Each record below needs to be written out exactly as it reads.
------------------------------------------------
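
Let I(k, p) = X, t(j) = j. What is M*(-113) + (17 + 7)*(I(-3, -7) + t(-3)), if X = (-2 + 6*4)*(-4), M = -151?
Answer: 14879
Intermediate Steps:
X = -88 (X = (-2 + 24)*(-4) = 22*(-4) = -88)
I(k, p) = -88
M*(-113) + (17 + 7)*(I(-3, -7) + t(-3)) = -151*(-113) + (17 + 7)*(-88 - 3) = 17063 + 24*(-91) = 17063 - 2184 = 14879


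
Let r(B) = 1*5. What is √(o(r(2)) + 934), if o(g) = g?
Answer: √939 ≈ 30.643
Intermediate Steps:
r(B) = 5
√(o(r(2)) + 934) = √(5 + 934) = √939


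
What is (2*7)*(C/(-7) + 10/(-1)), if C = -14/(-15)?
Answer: -2128/15 ≈ -141.87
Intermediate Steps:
C = 14/15 (C = -14*(-1/15) = 14/15 ≈ 0.93333)
(2*7)*(C/(-7) + 10/(-1)) = (2*7)*((14/15)/(-7) + 10/(-1)) = 14*((14/15)*(-⅐) + 10*(-1)) = 14*(-2/15 - 10) = 14*(-152/15) = -2128/15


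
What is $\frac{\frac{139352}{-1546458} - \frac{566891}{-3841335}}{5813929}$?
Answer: $\frac{56895901193}{5756238585463979745} \approx 9.8842 \cdot 10^{-9}$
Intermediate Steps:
$\frac{\frac{139352}{-1546458} - \frac{566891}{-3841335}}{5813929} = \left(139352 \left(- \frac{1}{1546458}\right) - - \frac{566891}{3841335}\right) \frac{1}{5813929} = \left(- \frac{69676}{773229} + \frac{566891}{3841335}\right) \frac{1}{5813929} = \frac{56895901193}{990077206905} \cdot \frac{1}{5813929} = \frac{56895901193}{5756238585463979745}$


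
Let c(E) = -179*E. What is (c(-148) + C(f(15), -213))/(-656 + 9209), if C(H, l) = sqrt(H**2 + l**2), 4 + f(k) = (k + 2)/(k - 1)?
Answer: 26492/8553 + sqrt(988205)/39914 ≈ 3.1223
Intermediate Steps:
f(k) = -4 + (2 + k)/(-1 + k) (f(k) = -4 + (k + 2)/(k - 1) = -4 + (2 + k)/(-1 + k))
(c(-148) + C(f(15), -213))/(-656 + 9209) = (-179*(-148) + sqrt((3*(2 - 1*15)/(-1 + 15))**2 + (-213)**2))/(-656 + 9209) = (26492 + sqrt((3*(2 - 15)/14)**2 + 45369))/8553 = (26492 + sqrt((3*(1/14)*(-13))**2 + 45369))*(1/8553) = (26492 + sqrt((-39/14)**2 + 45369))*(1/8553) = (26492 + sqrt(1521/196 + 45369))*(1/8553) = (26492 + sqrt(8893845/196))*(1/8553) = (26492 + 3*sqrt(988205)/14)*(1/8553) = 26492/8553 + sqrt(988205)/39914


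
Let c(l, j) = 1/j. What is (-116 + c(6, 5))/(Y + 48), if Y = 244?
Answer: -579/1460 ≈ -0.39658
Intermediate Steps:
(-116 + c(6, 5))/(Y + 48) = (-116 + 1/5)/(244 + 48) = (-116 + ⅕)/292 = -579/5*1/292 = -579/1460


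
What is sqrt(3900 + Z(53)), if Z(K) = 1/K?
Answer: sqrt(10955153)/53 ≈ 62.450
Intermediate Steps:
sqrt(3900 + Z(53)) = sqrt(3900 + 1/53) = sqrt(206701/53) = sqrt(10955153)/53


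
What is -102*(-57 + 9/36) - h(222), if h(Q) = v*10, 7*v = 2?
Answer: 80999/14 ≈ 5785.6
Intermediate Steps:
v = 2/7 (v = (1/7)*2 = 2/7 ≈ 0.28571)
h(Q) = 20/7 (h(Q) = (2/7)*10 = 20/7)
-102*(-57 + 9/36) - h(222) = -102*(-57 + 9/36) - 1*20/7 = -102*(-57 + 9*(1/36)) - 20/7 = -102*(-57 + 1/4) - 20/7 = -102*(-227/4) - 20/7 = 11577/2 - 20/7 = 80999/14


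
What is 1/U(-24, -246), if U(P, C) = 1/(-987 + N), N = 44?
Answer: -943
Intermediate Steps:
U(P, C) = -1/943 (U(P, C) = 1/(-987 + 44) = 1/(-943) = -1/943)
1/U(-24, -246) = 1/(-1/943) = -943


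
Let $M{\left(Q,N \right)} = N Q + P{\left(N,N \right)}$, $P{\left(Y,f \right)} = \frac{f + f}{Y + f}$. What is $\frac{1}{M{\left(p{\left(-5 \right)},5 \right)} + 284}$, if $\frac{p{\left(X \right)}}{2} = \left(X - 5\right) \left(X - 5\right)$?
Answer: $\frac{1}{1285} \approx 0.00077821$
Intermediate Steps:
$P{\left(Y,f \right)} = \frac{2 f}{Y + f}$
$p{\left(X \right)} = 2 \left(-5 + X\right)^{2}$ ($p{\left(X \right)} = 2 \left(X - 5\right) \left(X - 5\right) = 2 \left(-5 + X\right) \left(-5 + X\right) = 2 \left(-5 + X\right)^{2}$)
$M{\left(Q,N \right)} = 1 + N Q$ ($M{\left(Q,N \right)} = N Q + \frac{2 N}{N + N} = N Q + \frac{2 N}{2 N} = N Q + 2 N \frac{1}{2 N} = N Q + 1 = 1 + N Q$)
$\frac{1}{M{\left(p{\left(-5 \right)},5 \right)} + 284} = \frac{1}{\left(1 + 5 \cdot 2 \left(-5 - 5\right)^{2}\right) + 284} = \frac{1}{\left(1 + 5 \cdot 2 \left(-10\right)^{2}\right) + 284} = \frac{1}{\left(1 + 5 \cdot 2 \cdot 100\right) + 284} = \frac{1}{\left(1 + 5 \cdot 200\right) + 284} = \frac{1}{\left(1 + 1000\right) + 284} = \frac{1}{1001 + 284} = \frac{1}{1285}$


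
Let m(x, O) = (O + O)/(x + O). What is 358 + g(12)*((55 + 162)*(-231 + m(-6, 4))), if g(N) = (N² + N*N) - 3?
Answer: -14533217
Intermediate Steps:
m(x, O) = 2*O/(O + x) (m(x, O) = (2*O)/(O + x) = 2*O/(O + x))
g(N) = -3 + 2*N² (g(N) = (N² + N²) - 3 = 2*N² - 3 = -3 + 2*N²)
358 + g(12)*((55 + 162)*(-231 + m(-6, 4))) = 358 + (-3 + 2*12²)*((55 + 162)*(-231 + 2*4/(4 - 6))) = 358 + (-3 + 2*144)*(217*(-231 + 2*4/(-2))) = 358 + (-3 + 288)*(217*(-231 + 2*4*(-½))) = 358 + 285*(217*(-231 - 4)) = 358 + 285*(217*(-235)) = 358 + 285*(-50995) = 358 - 14533575 = -14533217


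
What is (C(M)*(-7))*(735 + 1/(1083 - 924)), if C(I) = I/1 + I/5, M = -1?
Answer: 1636124/265 ≈ 6174.1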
------------------------------------------------
- YOUR RESPONSE:
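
Let I(k, p) = X, t(j) = j. What is M*(-113) + (17 + 7)*(I(-3, -7) + t(-3)), if X = (-2 + 6*4)*(-4), M = -151?
Answer: 14879
Intermediate Steps:
X = -88 (X = (-2 + 24)*(-4) = 22*(-4) = -88)
I(k, p) = -88
M*(-113) + (17 + 7)*(I(-3, -7) + t(-3)) = -151*(-113) + (17 + 7)*(-88 - 3) = 17063 + 24*(-91) = 17063 - 2184 = 14879


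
Let r(B) = 1*5. What is √(o(r(2)) + 934), if o(g) = g?
Answer: √939 ≈ 30.643
Intermediate Steps:
r(B) = 5
√(o(r(2)) + 934) = √(5 + 934) = √939


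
What is (2*7)*(C/(-7) + 10/(-1)), if C = -14/(-15)?
Answer: -2128/15 ≈ -141.87
Intermediate Steps:
C = 14/15 (C = -14*(-1/15) = 14/15 ≈ 0.93333)
(2*7)*(C/(-7) + 10/(-1)) = (2*7)*((14/15)/(-7) + 10/(-1)) = 14*((14/15)*(-⅐) + 10*(-1)) = 14*(-2/15 - 10) = 14*(-152/15) = -2128/15


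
What is $\frac{\frac{139352}{-1546458} - \frac{566891}{-3841335}}{5813929}$?
Answer: $\frac{56895901193}{5756238585463979745} \approx 9.8842 \cdot 10^{-9}$
Intermediate Steps:
$\frac{\frac{139352}{-1546458} - \frac{566891}{-3841335}}{5813929} = \left(139352 \left(- \frac{1}{1546458}\right) - - \frac{566891}{3841335}\right) \frac{1}{5813929} = \left(- \frac{69676}{773229} + \frac{566891}{3841335}\right) \frac{1}{5813929} = \frac{56895901193}{990077206905} \cdot \frac{1}{5813929} = \frac{56895901193}{5756238585463979745}$


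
Let c(E) = -179*E. What is (c(-148) + C(f(15), -213))/(-656 + 9209), if C(H, l) = sqrt(H**2 + l**2), 4 + f(k) = (k + 2)/(k - 1)?
Answer: 26492/8553 + sqrt(988205)/39914 ≈ 3.1223
Intermediate Steps:
f(k) = -4 + (2 + k)/(-1 + k) (f(k) = -4 + (k + 2)/(k - 1) = -4 + (2 + k)/(-1 + k))
(c(-148) + C(f(15), -213))/(-656 + 9209) = (-179*(-148) + sqrt((3*(2 - 1*15)/(-1 + 15))**2 + (-213)**2))/(-656 + 9209) = (26492 + sqrt((3*(2 - 15)/14)**2 + 45369))/8553 = (26492 + sqrt((3*(1/14)*(-13))**2 + 45369))*(1/8553) = (26492 + sqrt((-39/14)**2 + 45369))*(1/8553) = (26492 + sqrt(1521/196 + 45369))*(1/8553) = (26492 + sqrt(8893845/196))*(1/8553) = (26492 + 3*sqrt(988205)/14)*(1/8553) = 26492/8553 + sqrt(988205)/39914


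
Let c(l, j) = 1/j. What is (-116 + c(6, 5))/(Y + 48), if Y = 244?
Answer: -579/1460 ≈ -0.39658
Intermediate Steps:
(-116 + c(6, 5))/(Y + 48) = (-116 + 1/5)/(244 + 48) = (-116 + ⅕)/292 = -579/5*1/292 = -579/1460


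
What is sqrt(3900 + Z(53)), if Z(K) = 1/K?
Answer: sqrt(10955153)/53 ≈ 62.450
Intermediate Steps:
sqrt(3900 + Z(53)) = sqrt(3900 + 1/53) = sqrt(206701/53) = sqrt(10955153)/53


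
What is -102*(-57 + 9/36) - h(222), if h(Q) = v*10, 7*v = 2?
Answer: 80999/14 ≈ 5785.6
Intermediate Steps:
v = 2/7 (v = (1/7)*2 = 2/7 ≈ 0.28571)
h(Q) = 20/7 (h(Q) = (2/7)*10 = 20/7)
-102*(-57 + 9/36) - h(222) = -102*(-57 + 9/36) - 1*20/7 = -102*(-57 + 9*(1/36)) - 20/7 = -102*(-57 + 1/4) - 20/7 = -102*(-227/4) - 20/7 = 11577/2 - 20/7 = 80999/14


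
What is 1/U(-24, -246), if U(P, C) = 1/(-987 + N), N = 44?
Answer: -943
Intermediate Steps:
U(P, C) = -1/943 (U(P, C) = 1/(-987 + 44) = 1/(-943) = -1/943)
1/U(-24, -246) = 1/(-1/943) = -943


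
Let $M{\left(Q,N \right)} = N Q + P{\left(N,N \right)}$, $P{\left(Y,f \right)} = \frac{f + f}{Y + f}$. What is $\frac{1}{M{\left(p{\left(-5 \right)},5 \right)} + 284}$, if $\frac{p{\left(X \right)}}{2} = \left(X - 5\right) \left(X - 5\right)$?
Answer: $\frac{1}{1285} \approx 0.00077821$
Intermediate Steps:
$P{\left(Y,f \right)} = \frac{2 f}{Y + f}$
$p{\left(X \right)} = 2 \left(-5 + X\right)^{2}$ ($p{\left(X \right)} = 2 \left(X - 5\right) \left(X - 5\right) = 2 \left(-5 + X\right) \left(-5 + X\right) = 2 \left(-5 + X\right)^{2}$)
$M{\left(Q,N \right)} = 1 + N Q$ ($M{\left(Q,N \right)} = N Q + \frac{2 N}{N + N} = N Q + \frac{2 N}{2 N} = N Q + 2 N \frac{1}{2 N} = N Q + 1 = 1 + N Q$)
$\frac{1}{M{\left(p{\left(-5 \right)},5 \right)} + 284} = \frac{1}{\left(1 + 5 \cdot 2 \left(-5 - 5\right)^{2}\right) + 284} = \frac{1}{\left(1 + 5 \cdot 2 \left(-10\right)^{2}\right) + 284} = \frac{1}{\left(1 + 5 \cdot 2 \cdot 100\right) + 284} = \frac{1}{\left(1 + 5 \cdot 200\right) + 284} = \frac{1}{\left(1 + 1000\right) + 284} = \frac{1}{1001 + 284} = \frac{1}{1285}$


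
Let m(x, O) = (O + O)/(x + O). What is 358 + g(12)*((55 + 162)*(-231 + m(-6, 4))), if g(N) = (N² + N*N) - 3?
Answer: -14533217
Intermediate Steps:
m(x, O) = 2*O/(O + x) (m(x, O) = (2*O)/(O + x) = 2*O/(O + x))
g(N) = -3 + 2*N² (g(N) = (N² + N²) - 3 = 2*N² - 3 = -3 + 2*N²)
358 + g(12)*((55 + 162)*(-231 + m(-6, 4))) = 358 + (-3 + 2*12²)*((55 + 162)*(-231 + 2*4/(4 - 6))) = 358 + (-3 + 2*144)*(217*(-231 + 2*4/(-2))) = 358 + (-3 + 288)*(217*(-231 + 2*4*(-½))) = 358 + 285*(217*(-231 - 4)) = 358 + 285*(217*(-235)) = 358 + 285*(-50995) = 358 - 14533575 = -14533217


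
What is (C(M)*(-7))*(735 + 1/(1083 - 924)), if C(I) = I/1 + I/5, M = -1?
Answer: 1636124/265 ≈ 6174.1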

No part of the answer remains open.